▸ WORK REQUEST
Print the data exactly as it appears, keeping every word.

Stored entries
● ● ●
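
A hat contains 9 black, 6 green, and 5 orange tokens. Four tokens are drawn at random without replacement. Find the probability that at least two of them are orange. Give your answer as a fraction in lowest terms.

241/969

Sum the hypergeometric tail for j = 2,…,4 orange tokens.
Favorable = C(5,2)·C(15,2) + C(5,3)·C(15,1) + C(5,4)·C(15,0) = 1205; total = C(20,4) = 4845.
P = 1205/4845 = 241/969 ≈ 0.2487.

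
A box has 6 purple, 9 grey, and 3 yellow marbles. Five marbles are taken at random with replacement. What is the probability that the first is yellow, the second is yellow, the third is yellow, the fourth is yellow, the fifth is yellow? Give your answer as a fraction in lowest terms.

1/7776

Multiply the conditional probability of each draw in order, with replacement (the composition resets each draw).
P = (3/18) · (3/18) · (3/18) · (3/18) · (3/18) = 1/7776 ≈ 0.0001.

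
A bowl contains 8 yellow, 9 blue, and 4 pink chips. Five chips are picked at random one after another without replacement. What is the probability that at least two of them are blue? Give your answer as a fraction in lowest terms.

Sum the hypergeometric tail for j = 2,…,5 blue chips.
Favorable = C(9,2)·C(12,3) + C(9,3)·C(12,2) + C(9,4)·C(12,1) + C(9,5)·C(12,0) = 15102; total = C(21,5) = 20349.
P = 15102/20349 = 1678/2261 ≈ 0.7421.

1678/2261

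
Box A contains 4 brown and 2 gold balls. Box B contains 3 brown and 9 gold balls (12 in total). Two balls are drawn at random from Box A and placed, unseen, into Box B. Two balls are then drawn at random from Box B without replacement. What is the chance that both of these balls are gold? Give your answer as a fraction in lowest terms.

Condition on how many of the transferred balls are gold (from Box A: 2 gold of 6; then Box B has 14 total).
  0 gold: C(2,0)C(4,2)/C(6,2) = 2/5; then P = C(9,2)/C(14,2) = 36/91
  1 gold: C(2,1)C(4,1)/C(6,2) = 8/15; then P = C(10,2)/C(14,2) = 45/91
  2 gold: C(2,2)C(4,0)/C(6,2) = 1/15; then P = C(11,2)/C(14,2) = 55/91
P(both gold) = 631/1365 ≈ 0.4623.

631/1365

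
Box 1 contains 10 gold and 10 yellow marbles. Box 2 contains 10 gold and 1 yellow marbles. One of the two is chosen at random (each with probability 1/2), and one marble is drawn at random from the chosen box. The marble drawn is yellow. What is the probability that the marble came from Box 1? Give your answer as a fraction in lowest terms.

P(yellow | Box 1) = 1/2; P(yellow | Box 2) = 1/11.
P(yellow) = 1/2·1/2 + 1/2·1/11 = 13/44.
By Bayes' rule, P(Box 1 | yellow) = 1/4 / 13/44 = 11/13 ≈ 0.8462.

11/13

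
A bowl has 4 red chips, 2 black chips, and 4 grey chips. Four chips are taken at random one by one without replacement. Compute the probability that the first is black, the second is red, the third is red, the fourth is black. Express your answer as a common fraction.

Multiply the conditional probability of each draw in order, without replacement, so each draw removes one from its color and from the total.
P = (2/10) · (4/9) · (3/8) · (1/7) = 1/210 ≈ 0.0048.

1/210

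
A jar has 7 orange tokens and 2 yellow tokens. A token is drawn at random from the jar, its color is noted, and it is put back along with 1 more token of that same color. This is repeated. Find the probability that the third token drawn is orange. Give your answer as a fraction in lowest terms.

7/9

Sum over the four possibilities for the first two draws (orange/not-orange each), tracking how the orange count and total change by +1 per draw.
P(third is orange) = 7/9 ≈ 0.7778. (In a Pólya urn every draw has the same marginal probability 7/9.)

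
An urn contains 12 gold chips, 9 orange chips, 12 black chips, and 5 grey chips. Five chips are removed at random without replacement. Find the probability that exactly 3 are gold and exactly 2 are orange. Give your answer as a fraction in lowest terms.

1320/83657

Unordered draws without replacement: count favorable combinations over C(38,5).
Favorable = C(12,3) · C(9,2) · C(12,0) · C(5,0) = 7920; total = C(38,5) = 501942.
P = 7920/501942 = 1320/83657 ≈ 0.0158.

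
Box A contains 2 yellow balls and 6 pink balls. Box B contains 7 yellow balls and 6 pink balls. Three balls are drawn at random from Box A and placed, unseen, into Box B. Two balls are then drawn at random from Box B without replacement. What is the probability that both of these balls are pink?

Condition on how many of the transferred balls are pink (from Box A: 6 pink of 8; then Box B has 16 total).
  1 pink: C(6,1)C(2,2)/C(8,3) = 3/28; then P = C(7,2)/C(16,2) = 7/40
  2 pink: C(6,2)C(2,1)/C(8,3) = 15/28; then P = C(8,2)/C(16,2) = 7/30
  3 pink: C(6,3)C(2,0)/C(8,3) = 5/14; then P = C(9,2)/C(16,2) = 3/10
P(both pink) = 281/1120 ≈ 0.2509.

281/1120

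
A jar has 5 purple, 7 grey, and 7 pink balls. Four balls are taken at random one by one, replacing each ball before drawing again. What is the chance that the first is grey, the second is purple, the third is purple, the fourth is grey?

Multiply the conditional probability of each draw in order, with replacement (the composition resets each draw).
P = (7/19) · (5/19) · (5/19) · (7/19) = 1225/130321 ≈ 0.0094.

1225/130321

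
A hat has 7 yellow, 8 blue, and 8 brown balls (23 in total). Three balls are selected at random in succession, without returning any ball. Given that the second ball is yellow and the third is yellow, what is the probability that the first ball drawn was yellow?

P(first=yellow and the second ball is yellow and the third is yellow) = (7/23)·(6/22)·(5/21) = 5/253.
P(E) = Σ over first color = 5/253 + 8/253 + 8/253 = 21/253.
By Bayes, P(first=yellow | E) = 5/253 / 21/253 = 5/21 ≈ 0.2381.

5/21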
● ● ●
▸ REPLY
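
A hat contains 9 black, 6 green, and 5 orange tokens. Four tokens are drawn at random without replacement. Find the probability that at least two of them are orange. Give your answer as a fraction in lowest terms.

241/969

Sum the hypergeometric tail for j = 2,…,4 orange tokens.
Favorable = C(5,2)·C(15,2) + C(5,3)·C(15,1) + C(5,4)·C(15,0) = 1205; total = C(20,4) = 4845.
P = 1205/4845 = 241/969 ≈ 0.2487.

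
A box has 6 purple, 9 grey, and 3 yellow marbles. Five marbles are taken at random with replacement. What is the probability that the first is yellow, the second is yellow, the third is yellow, the fourth is yellow, the fifth is yellow? Give your answer as a fraction in lowest terms.

1/7776

Multiply the conditional probability of each draw in order, with replacement (the composition resets each draw).
P = (3/18) · (3/18) · (3/18) · (3/18) · (3/18) = 1/7776 ≈ 0.0001.

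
A bowl contains 8 yellow, 9 blue, and 4 pink chips. Five chips are picked at random one after another without replacement. What is the probability that at least two of them are blue? Give your answer as a fraction in lowest terms.

Sum the hypergeometric tail for j = 2,…,5 blue chips.
Favorable = C(9,2)·C(12,3) + C(9,3)·C(12,2) + C(9,4)·C(12,1) + C(9,5)·C(12,0) = 15102; total = C(21,5) = 20349.
P = 15102/20349 = 1678/2261 ≈ 0.7421.

1678/2261

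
Box A contains 4 brown and 2 gold balls. Box B contains 3 brown and 9 gold balls (12 in total). Two balls are drawn at random from Box A and placed, unseen, into Box B. Two balls are then drawn at random from Box B without replacement. What is the chance that both of these balls are gold? Give your answer as a fraction in lowest terms.

Condition on how many of the transferred balls are gold (from Box A: 2 gold of 6; then Box B has 14 total).
  0 gold: C(2,0)C(4,2)/C(6,2) = 2/5; then P = C(9,2)/C(14,2) = 36/91
  1 gold: C(2,1)C(4,1)/C(6,2) = 8/15; then P = C(10,2)/C(14,2) = 45/91
  2 gold: C(2,2)C(4,0)/C(6,2) = 1/15; then P = C(11,2)/C(14,2) = 55/91
P(both gold) = 631/1365 ≈ 0.4623.

631/1365

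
Box 1 contains 10 gold and 10 yellow marbles. Box 2 contains 10 gold and 1 yellow marbles. One of the two is chosen at random (each with probability 1/2), and one marble is drawn at random from the chosen box. The marble drawn is yellow. What is the probability that the marble came from Box 1? Give your answer as a fraction in lowest terms.

P(yellow | Box 1) = 1/2; P(yellow | Box 2) = 1/11.
P(yellow) = 1/2·1/2 + 1/2·1/11 = 13/44.
By Bayes' rule, P(Box 1 | yellow) = 1/4 / 13/44 = 11/13 ≈ 0.8462.

11/13

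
A bowl has 4 red chips, 2 black chips, and 4 grey chips. Four chips are taken at random one by one without replacement. Compute the probability that the first is black, the second is red, the third is red, the fourth is black. Express your answer as a common fraction.

Multiply the conditional probability of each draw in order, without replacement, so each draw removes one from its color and from the total.
P = (2/10) · (4/9) · (3/8) · (1/7) = 1/210 ≈ 0.0048.

1/210

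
A jar has 7 orange tokens and 2 yellow tokens. A token is drawn at random from the jar, its color is noted, and it is put back along with 1 more token of that same color. This is repeated. Find the probability that the third token drawn is orange. Give your answer as a fraction in lowest terms.

7/9

Sum over the four possibilities for the first two draws (orange/not-orange each), tracking how the orange count and total change by +1 per draw.
P(third is orange) = 7/9 ≈ 0.7778. (In a Pólya urn every draw has the same marginal probability 7/9.)

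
An urn contains 12 gold chips, 9 orange chips, 12 black chips, and 5 grey chips. Five chips are removed at random without replacement. Find the probability that exactly 3 are gold and exactly 2 are orange. Give your answer as a fraction in lowest terms.

1320/83657

Unordered draws without replacement: count favorable combinations over C(38,5).
Favorable = C(12,3) · C(9,2) · C(12,0) · C(5,0) = 7920; total = C(38,5) = 501942.
P = 7920/501942 = 1320/83657 ≈ 0.0158.

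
Box A contains 2 yellow balls and 6 pink balls. Box B contains 7 yellow balls and 6 pink balls. Three balls are drawn at random from Box A and placed, unseen, into Box B. Two balls are then drawn at random from Box B without replacement. What is the probability that both of these balls are pink?

Condition on how many of the transferred balls are pink (from Box A: 6 pink of 8; then Box B has 16 total).
  1 pink: C(6,1)C(2,2)/C(8,3) = 3/28; then P = C(7,2)/C(16,2) = 7/40
  2 pink: C(6,2)C(2,1)/C(8,3) = 15/28; then P = C(8,2)/C(16,2) = 7/30
  3 pink: C(6,3)C(2,0)/C(8,3) = 5/14; then P = C(9,2)/C(16,2) = 3/10
P(both pink) = 281/1120 ≈ 0.2509.

281/1120

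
A jar has 5 purple, 7 grey, and 7 pink balls. Four balls are taken at random one by one, replacing each ball before drawing again. What is the chance that the first is grey, the second is purple, the third is purple, the fourth is grey?

Multiply the conditional probability of each draw in order, with replacement (the composition resets each draw).
P = (7/19) · (5/19) · (5/19) · (7/19) = 1225/130321 ≈ 0.0094.

1225/130321

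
A hat has 7 yellow, 8 blue, and 8 brown balls (23 in total). Three balls are selected at random in succession, without returning any ball. Given that the second ball is yellow and the third is yellow, what is the probability that the first ball drawn was yellow?

P(first=yellow and the second ball is yellow and the third is yellow) = (7/23)·(6/22)·(5/21) = 5/253.
P(E) = Σ over first color = 5/253 + 8/253 + 8/253 = 21/253.
By Bayes, P(first=yellow | E) = 5/253 / 21/253 = 5/21 ≈ 0.2381.

5/21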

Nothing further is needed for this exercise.